→ **Record excerpts**:

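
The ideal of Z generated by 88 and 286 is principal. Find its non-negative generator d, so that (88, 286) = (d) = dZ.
In the PID Z, (a, b) is generated by gcd(a, b). Compute gcd(286, 88) with the extended Euclidean algorithm, tracking rows (r, s, t) with s·286 + t·88 = r:
  row A: (286, 1, 0)   [1·286 + 0·88 = 286]
  row B: (88, 0, 1)   [0·286 + 1·88 = 88]
  286 = 3·88 + 22   → row C = row A − 3·row B = (22, 1, −3)   [check: 1·286 − 3·88 = 22]
  88 = 4·22 + 0   → remainder 0, stop. gcd = 22 (last nonzero row C).
So gcd(88, 286) = 22, with Bézout identity 1·286 − 3·88 = 22. Containment (⊇): the Bézout identity exhibits 22 as an element of (88, 286), giving (22) ⊆ (88, 286). Containment (⊆): since 22 | 88 and 22 | 286 (88 = 22·4, 286 = 22·13), every Z-linear combination of 88 and 286 is divisible by 22, so (88, 286) ⊆ (22). Therefore (88, 286) = (22), d = 22.

Final answer: (88, 286) = (22); d = 22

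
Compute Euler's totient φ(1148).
φ(1148) = 480

φ is multiplicative, with φ(p^e) = p^e − p^(e−1). Factorise 1148 = 2^2 · 7 · 41. Then
  φ(1148) = (2^2 − 2^1) · (7 − 1) · (41 − 1) = 2 · 6 · 40 = 480.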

→ **Task prompt**:
Each entry needs to be copied out exactly.

→ **Output**:
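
The ideal of Z generated by 88 and 286 is principal. Find its non-negative generator d, so that (88, 286) = (d) = dZ.
In the PID Z, (a, b) is generated by gcd(a, b). Compute gcd(286, 88) with the extended Euclidean algorithm, tracking rows (r, s, t) with s·286 + t·88 = r:
  row A: (286, 1, 0)   [1·286 + 0·88 = 286]
  row B: (88, 0, 1)   [0·286 + 1·88 = 88]
  286 = 3·88 + 22   → row C = row A − 3·row B = (22, 1, −3)   [check: 1·286 − 3·88 = 22]
  88 = 4·22 + 0   → remainder 0, stop. gcd = 22 (last nonzero row C).
So gcd(88, 286) = 22, with Bézout identity 1·286 − 3·88 = 22. Containment (⊇): the Bézout identity exhibits 22 as an element of (88, 286), giving (22) ⊆ (88, 286). Containment (⊆): since 22 | 88 and 22 | 286 (88 = 22·4, 286 = 22·13), every Z-linear combination of 88 and 286 is divisible by 22, so (88, 286) ⊆ (22). Therefore (88, 286) = (22), d = 22.

Final answer: (88, 286) = (22); d = 22

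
Compute Euler's totient φ(1148).
φ(1148) = 480

φ is multiplicative, with φ(p^e) = p^e − p^(e−1). Factorise 1148 = 2^2 · 7 · 41. Then
  φ(1148) = (2^2 − 2^1) · (7 − 1) · (41 − 1) = 2 · 6 · 40 = 480.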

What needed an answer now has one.